BEGIN Record excerpts

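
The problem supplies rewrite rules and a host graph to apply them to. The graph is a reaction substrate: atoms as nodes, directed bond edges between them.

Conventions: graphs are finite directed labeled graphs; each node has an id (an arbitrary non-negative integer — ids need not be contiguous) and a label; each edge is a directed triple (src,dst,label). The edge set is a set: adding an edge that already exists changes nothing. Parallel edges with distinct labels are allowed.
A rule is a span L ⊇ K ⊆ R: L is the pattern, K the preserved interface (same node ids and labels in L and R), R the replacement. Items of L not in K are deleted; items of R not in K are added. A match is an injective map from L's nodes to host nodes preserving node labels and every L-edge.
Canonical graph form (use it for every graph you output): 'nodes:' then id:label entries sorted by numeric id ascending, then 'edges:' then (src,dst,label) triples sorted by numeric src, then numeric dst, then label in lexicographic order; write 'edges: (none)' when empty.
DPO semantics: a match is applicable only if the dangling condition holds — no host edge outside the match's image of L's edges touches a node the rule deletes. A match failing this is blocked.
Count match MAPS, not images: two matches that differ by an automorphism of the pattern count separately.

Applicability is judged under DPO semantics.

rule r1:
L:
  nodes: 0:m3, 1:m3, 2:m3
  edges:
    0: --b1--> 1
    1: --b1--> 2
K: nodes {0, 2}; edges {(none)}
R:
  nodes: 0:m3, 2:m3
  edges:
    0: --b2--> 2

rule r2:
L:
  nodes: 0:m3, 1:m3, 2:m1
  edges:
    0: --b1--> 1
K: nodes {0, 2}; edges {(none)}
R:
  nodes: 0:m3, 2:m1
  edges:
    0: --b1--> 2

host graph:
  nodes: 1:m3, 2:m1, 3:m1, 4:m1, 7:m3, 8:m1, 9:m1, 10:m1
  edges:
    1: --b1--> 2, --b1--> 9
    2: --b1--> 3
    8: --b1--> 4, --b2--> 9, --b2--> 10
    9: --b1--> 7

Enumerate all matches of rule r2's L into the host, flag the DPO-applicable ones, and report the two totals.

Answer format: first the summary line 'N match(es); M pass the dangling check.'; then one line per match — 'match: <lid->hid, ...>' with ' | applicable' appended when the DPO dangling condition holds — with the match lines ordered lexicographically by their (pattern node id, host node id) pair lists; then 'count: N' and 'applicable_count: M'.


0 match(es); 0 pass the dangling check.
count: 0
applicable_count: 0


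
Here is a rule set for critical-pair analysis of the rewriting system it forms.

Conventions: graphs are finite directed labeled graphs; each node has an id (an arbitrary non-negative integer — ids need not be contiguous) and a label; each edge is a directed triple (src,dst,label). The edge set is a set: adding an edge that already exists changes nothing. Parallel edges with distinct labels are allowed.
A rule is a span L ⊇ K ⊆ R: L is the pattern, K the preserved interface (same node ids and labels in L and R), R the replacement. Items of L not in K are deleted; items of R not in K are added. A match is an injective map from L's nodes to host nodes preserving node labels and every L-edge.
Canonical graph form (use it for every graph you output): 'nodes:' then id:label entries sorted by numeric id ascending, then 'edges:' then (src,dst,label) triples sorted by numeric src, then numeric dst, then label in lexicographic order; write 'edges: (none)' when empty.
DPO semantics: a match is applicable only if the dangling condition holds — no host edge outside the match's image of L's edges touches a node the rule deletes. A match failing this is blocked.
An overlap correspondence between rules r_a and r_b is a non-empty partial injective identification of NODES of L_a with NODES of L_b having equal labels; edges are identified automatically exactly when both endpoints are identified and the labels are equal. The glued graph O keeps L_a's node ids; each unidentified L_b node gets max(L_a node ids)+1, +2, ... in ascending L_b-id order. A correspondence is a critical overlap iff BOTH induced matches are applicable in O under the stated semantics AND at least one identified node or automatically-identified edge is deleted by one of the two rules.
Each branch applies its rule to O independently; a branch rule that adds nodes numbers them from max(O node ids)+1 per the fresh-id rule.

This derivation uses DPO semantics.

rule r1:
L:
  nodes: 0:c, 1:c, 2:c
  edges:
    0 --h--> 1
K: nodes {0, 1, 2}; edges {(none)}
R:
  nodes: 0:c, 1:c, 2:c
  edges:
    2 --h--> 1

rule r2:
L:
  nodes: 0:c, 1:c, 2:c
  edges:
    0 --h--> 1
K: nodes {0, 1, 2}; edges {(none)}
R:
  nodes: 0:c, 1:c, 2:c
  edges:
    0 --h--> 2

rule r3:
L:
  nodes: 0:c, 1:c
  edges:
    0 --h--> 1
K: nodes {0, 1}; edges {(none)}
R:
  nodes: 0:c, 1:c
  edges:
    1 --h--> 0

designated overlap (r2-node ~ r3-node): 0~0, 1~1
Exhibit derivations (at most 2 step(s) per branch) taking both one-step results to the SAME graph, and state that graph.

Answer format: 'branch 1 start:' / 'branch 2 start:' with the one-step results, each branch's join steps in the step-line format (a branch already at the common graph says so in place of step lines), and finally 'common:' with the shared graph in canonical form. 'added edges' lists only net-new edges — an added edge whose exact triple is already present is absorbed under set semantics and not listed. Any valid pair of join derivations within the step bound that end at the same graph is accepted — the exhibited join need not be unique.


branch 1 start:
nodes: 0:c, 1:c, 2:c
edges: (0,2,h)
branch 2 start:
nodes: 0:c, 1:c, 2:c
edges: (1,0,h)
branch 1 step 1: rule r2; match: 0->0, 1->2, 2->1; deleted nodes (none); deleted edges (0,2,h); added nodes (none); added edges (0,1,h); result: nodes: 0:c, 1:c, 2:c edges: (0,1,h)
branch 2 step 1: rule r3; match: 0->1, 1->0; deleted nodes (none); deleted edges (1,0,h); added nodes (none); added edges (0,1,h); result: nodes: 0:c, 1:c, 2:c edges: (0,1,h)
common:
nodes: 0:c, 1:c, 2:c
edges: (0,1,h)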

END Record excerpts

> **What to produce**: Gather each line in these records that contains the string "them".

> **Answer below**:
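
The problem supplies rewrite rules and a host graph to apply them to. The graph is a reaction substrate: atoms as nodes, directed bond edges between them.
Each branch applies its rule to O independently; a branch rule that adds nodes numbers them from max(O node ids)+1 per the fresh-id rule.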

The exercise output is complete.